• _WHAT IS EXPECTED_: Write the data below out again in full, exactly as shown.

• _SUPPLIED RECORDS_:
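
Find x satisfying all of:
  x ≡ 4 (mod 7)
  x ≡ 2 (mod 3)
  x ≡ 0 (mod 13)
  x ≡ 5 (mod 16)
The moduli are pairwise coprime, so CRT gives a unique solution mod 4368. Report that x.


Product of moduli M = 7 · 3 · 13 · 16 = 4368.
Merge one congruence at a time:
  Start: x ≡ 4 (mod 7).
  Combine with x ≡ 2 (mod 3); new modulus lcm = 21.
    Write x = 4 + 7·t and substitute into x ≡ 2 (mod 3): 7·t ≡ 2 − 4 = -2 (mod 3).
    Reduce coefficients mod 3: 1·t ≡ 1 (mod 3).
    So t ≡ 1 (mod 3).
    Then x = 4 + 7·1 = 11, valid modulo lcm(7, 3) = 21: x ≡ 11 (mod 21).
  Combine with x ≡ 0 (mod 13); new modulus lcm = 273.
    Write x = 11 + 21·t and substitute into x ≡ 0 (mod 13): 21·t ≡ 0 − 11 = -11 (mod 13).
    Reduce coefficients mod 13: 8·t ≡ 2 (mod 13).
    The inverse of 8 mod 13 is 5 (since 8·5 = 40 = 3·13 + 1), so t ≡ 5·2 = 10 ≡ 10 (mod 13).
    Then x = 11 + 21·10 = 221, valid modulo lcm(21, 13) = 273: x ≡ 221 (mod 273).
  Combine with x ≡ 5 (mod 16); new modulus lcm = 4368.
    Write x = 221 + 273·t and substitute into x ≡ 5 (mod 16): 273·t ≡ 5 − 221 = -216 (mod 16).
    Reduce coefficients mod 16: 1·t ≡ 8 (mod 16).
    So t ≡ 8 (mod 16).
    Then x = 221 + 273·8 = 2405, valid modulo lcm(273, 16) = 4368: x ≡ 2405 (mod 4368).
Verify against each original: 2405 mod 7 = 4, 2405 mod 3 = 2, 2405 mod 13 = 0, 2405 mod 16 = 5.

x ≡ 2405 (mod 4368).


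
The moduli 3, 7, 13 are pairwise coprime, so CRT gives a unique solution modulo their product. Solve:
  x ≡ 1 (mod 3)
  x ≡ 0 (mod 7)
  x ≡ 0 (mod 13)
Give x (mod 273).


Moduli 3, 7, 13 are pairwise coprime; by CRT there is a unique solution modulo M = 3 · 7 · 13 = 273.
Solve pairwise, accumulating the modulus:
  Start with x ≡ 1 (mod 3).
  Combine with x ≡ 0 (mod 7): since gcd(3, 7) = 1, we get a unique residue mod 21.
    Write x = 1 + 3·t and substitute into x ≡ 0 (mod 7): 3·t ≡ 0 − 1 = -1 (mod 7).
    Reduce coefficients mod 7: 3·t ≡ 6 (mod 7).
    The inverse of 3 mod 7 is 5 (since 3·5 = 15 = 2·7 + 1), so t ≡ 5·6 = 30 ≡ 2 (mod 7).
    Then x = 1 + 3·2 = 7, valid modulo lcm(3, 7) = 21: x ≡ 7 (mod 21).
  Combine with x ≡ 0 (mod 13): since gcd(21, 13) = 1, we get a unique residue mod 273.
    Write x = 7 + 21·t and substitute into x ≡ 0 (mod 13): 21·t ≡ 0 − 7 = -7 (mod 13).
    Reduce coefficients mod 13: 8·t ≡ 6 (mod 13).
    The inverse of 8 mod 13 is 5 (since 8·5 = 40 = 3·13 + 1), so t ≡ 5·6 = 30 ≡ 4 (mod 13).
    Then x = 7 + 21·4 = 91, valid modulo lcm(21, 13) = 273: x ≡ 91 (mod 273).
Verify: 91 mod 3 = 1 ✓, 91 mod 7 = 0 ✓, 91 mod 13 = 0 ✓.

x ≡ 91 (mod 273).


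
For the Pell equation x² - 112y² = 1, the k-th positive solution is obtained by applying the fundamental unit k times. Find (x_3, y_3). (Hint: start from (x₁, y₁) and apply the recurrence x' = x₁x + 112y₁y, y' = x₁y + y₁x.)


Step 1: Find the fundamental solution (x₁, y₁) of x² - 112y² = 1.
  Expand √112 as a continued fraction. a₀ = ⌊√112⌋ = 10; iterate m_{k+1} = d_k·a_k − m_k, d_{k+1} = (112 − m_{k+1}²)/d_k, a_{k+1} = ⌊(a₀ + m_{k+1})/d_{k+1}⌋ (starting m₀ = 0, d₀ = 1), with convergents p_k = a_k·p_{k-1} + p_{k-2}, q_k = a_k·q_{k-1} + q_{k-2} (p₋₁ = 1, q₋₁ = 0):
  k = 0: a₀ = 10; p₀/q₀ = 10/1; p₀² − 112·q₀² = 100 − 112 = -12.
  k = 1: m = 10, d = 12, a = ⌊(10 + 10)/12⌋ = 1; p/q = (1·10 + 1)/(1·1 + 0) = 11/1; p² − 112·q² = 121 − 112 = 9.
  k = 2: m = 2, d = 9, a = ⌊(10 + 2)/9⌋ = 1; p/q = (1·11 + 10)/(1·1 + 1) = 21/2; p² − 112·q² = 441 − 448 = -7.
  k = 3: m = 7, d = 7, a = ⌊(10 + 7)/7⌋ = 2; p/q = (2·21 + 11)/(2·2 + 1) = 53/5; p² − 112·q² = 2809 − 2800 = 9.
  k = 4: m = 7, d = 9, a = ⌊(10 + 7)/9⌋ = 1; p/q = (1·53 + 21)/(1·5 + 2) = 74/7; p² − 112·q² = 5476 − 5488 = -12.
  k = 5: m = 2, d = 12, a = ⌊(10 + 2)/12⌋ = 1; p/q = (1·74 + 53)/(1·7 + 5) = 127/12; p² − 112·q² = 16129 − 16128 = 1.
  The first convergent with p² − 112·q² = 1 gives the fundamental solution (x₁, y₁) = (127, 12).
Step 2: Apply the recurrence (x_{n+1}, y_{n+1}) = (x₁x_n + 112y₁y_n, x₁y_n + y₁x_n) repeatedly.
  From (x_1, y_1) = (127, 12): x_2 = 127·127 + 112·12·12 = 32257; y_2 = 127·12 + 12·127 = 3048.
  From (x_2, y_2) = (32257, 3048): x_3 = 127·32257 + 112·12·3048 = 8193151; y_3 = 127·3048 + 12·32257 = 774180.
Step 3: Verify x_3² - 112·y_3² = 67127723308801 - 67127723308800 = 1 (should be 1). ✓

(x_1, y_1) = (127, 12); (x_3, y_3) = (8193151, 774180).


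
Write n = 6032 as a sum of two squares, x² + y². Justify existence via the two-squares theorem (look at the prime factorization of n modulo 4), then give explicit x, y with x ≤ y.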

• _EXPECTED ANSWER_:
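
Find x satisfying all of:
  x ≡ 4 (mod 7)
  x ≡ 2 (mod 3)
  x ≡ 0 (mod 13)
  x ≡ 5 (mod 16)
The moduli are pairwise coprime, so CRT gives a unique solution mod 4368. Report that x.


Product of moduli M = 7 · 3 · 13 · 16 = 4368.
Merge one congruence at a time:
  Start: x ≡ 4 (mod 7).
  Combine with x ≡ 2 (mod 3); new modulus lcm = 21.
    Write x = 4 + 7·t and substitute into x ≡ 2 (mod 3): 7·t ≡ 2 − 4 = -2 (mod 3).
    Reduce coefficients mod 3: 1·t ≡ 1 (mod 3).
    So t ≡ 1 (mod 3).
    Then x = 4 + 7·1 = 11, valid modulo lcm(7, 3) = 21: x ≡ 11 (mod 21).
  Combine with x ≡ 0 (mod 13); new modulus lcm = 273.
    Write x = 11 + 21·t and substitute into x ≡ 0 (mod 13): 21·t ≡ 0 − 11 = -11 (mod 13).
    Reduce coefficients mod 13: 8·t ≡ 2 (mod 13).
    The inverse of 8 mod 13 is 5 (since 8·5 = 40 = 3·13 + 1), so t ≡ 5·2 = 10 ≡ 10 (mod 13).
    Then x = 11 + 21·10 = 221, valid modulo lcm(21, 13) = 273: x ≡ 221 (mod 273).
  Combine with x ≡ 5 (mod 16); new modulus lcm = 4368.
    Write x = 221 + 273·t and substitute into x ≡ 5 (mod 16): 273·t ≡ 5 − 221 = -216 (mod 16).
    Reduce coefficients mod 16: 1·t ≡ 8 (mod 16).
    So t ≡ 8 (mod 16).
    Then x = 221 + 273·8 = 2405, valid modulo lcm(273, 16) = 4368: x ≡ 2405 (mod 4368).
Verify against each original: 2405 mod 7 = 4, 2405 mod 3 = 2, 2405 mod 13 = 0, 2405 mod 16 = 5.

x ≡ 2405 (mod 4368).


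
The moduli 3, 7, 13 are pairwise coprime, so CRT gives a unique solution modulo their product. Solve:
  x ≡ 1 (mod 3)
  x ≡ 0 (mod 7)
  x ≡ 0 (mod 13)
Give x (mod 273).


Moduli 3, 7, 13 are pairwise coprime; by CRT there is a unique solution modulo M = 3 · 7 · 13 = 273.
Solve pairwise, accumulating the modulus:
  Start with x ≡ 1 (mod 3).
  Combine with x ≡ 0 (mod 7): since gcd(3, 7) = 1, we get a unique residue mod 21.
    Write x = 1 + 3·t and substitute into x ≡ 0 (mod 7): 3·t ≡ 0 − 1 = -1 (mod 7).
    Reduce coefficients mod 7: 3·t ≡ 6 (mod 7).
    The inverse of 3 mod 7 is 5 (since 3·5 = 15 = 2·7 + 1), so t ≡ 5·6 = 30 ≡ 2 (mod 7).
    Then x = 1 + 3·2 = 7, valid modulo lcm(3, 7) = 21: x ≡ 7 (mod 21).
  Combine with x ≡ 0 (mod 13): since gcd(21, 13) = 1, we get a unique residue mod 273.
    Write x = 7 + 21·t and substitute into x ≡ 0 (mod 13): 21·t ≡ 0 − 7 = -7 (mod 13).
    Reduce coefficients mod 13: 8·t ≡ 6 (mod 13).
    The inverse of 8 mod 13 is 5 (since 8·5 = 40 = 3·13 + 1), so t ≡ 5·6 = 30 ≡ 4 (mod 13).
    Then x = 7 + 21·4 = 91, valid modulo lcm(21, 13) = 273: x ≡ 91 (mod 273).
Verify: 91 mod 3 = 1 ✓, 91 mod 7 = 0 ✓, 91 mod 13 = 0 ✓.

x ≡ 91 (mod 273).


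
For the Pell equation x² - 112y² = 1, the k-th positive solution is obtained by applying the fundamental unit k times. Find (x_3, y_3). (Hint: start from (x₁, y₁) and apply the recurrence x' = x₁x + 112y₁y, y' = x₁y + y₁x.)


Step 1: Find the fundamental solution (x₁, y₁) of x² - 112y² = 1.
  Expand √112 as a continued fraction. a₀ = ⌊√112⌋ = 10; iterate m_{k+1} = d_k·a_k − m_k, d_{k+1} = (112 − m_{k+1}²)/d_k, a_{k+1} = ⌊(a₀ + m_{k+1})/d_{k+1}⌋ (starting m₀ = 0, d₀ = 1), with convergents p_k = a_k·p_{k-1} + p_{k-2}, q_k = a_k·q_{k-1} + q_{k-2} (p₋₁ = 1, q₋₁ = 0):
  k = 0: a₀ = 10; p₀/q₀ = 10/1; p₀² − 112·q₀² = 100 − 112 = -12.
  k = 1: m = 10, d = 12, a = ⌊(10 + 10)/12⌋ = 1; p/q = (1·10 + 1)/(1·1 + 0) = 11/1; p² − 112·q² = 121 − 112 = 9.
  k = 2: m = 2, d = 9, a = ⌊(10 + 2)/9⌋ = 1; p/q = (1·11 + 10)/(1·1 + 1) = 21/2; p² − 112·q² = 441 − 448 = -7.
  k = 3: m = 7, d = 7, a = ⌊(10 + 7)/7⌋ = 2; p/q = (2·21 + 11)/(2·2 + 1) = 53/5; p² − 112·q² = 2809 − 2800 = 9.
  k = 4: m = 7, d = 9, a = ⌊(10 + 7)/9⌋ = 1; p/q = (1·53 + 21)/(1·5 + 2) = 74/7; p² − 112·q² = 5476 − 5488 = -12.
  k = 5: m = 2, d = 12, a = ⌊(10 + 2)/12⌋ = 1; p/q = (1·74 + 53)/(1·7 + 5) = 127/12; p² − 112·q² = 16129 − 16128 = 1.
  The first convergent with p² − 112·q² = 1 gives the fundamental solution (x₁, y₁) = (127, 12).
Step 2: Apply the recurrence (x_{n+1}, y_{n+1}) = (x₁x_n + 112y₁y_n, x₁y_n + y₁x_n) repeatedly.
  From (x_1, y_1) = (127, 12): x_2 = 127·127 + 112·12·12 = 32257; y_2 = 127·12 + 12·127 = 3048.
  From (x_2, y_2) = (32257, 3048): x_3 = 127·32257 + 112·12·3048 = 8193151; y_3 = 127·3048 + 12·32257 = 774180.
Step 3: Verify x_3² - 112·y_3² = 67127723308801 - 67127723308800 = 1 (should be 1). ✓

(x_1, y_1) = (127, 12); (x_3, y_3) = (8193151, 774180).


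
Write n = 6032 as a sum of two squares, x² + y². Justify existence via the two-squares theorem (look at the prime factorization of n modulo 4), then give explicit x, y with x ≤ y.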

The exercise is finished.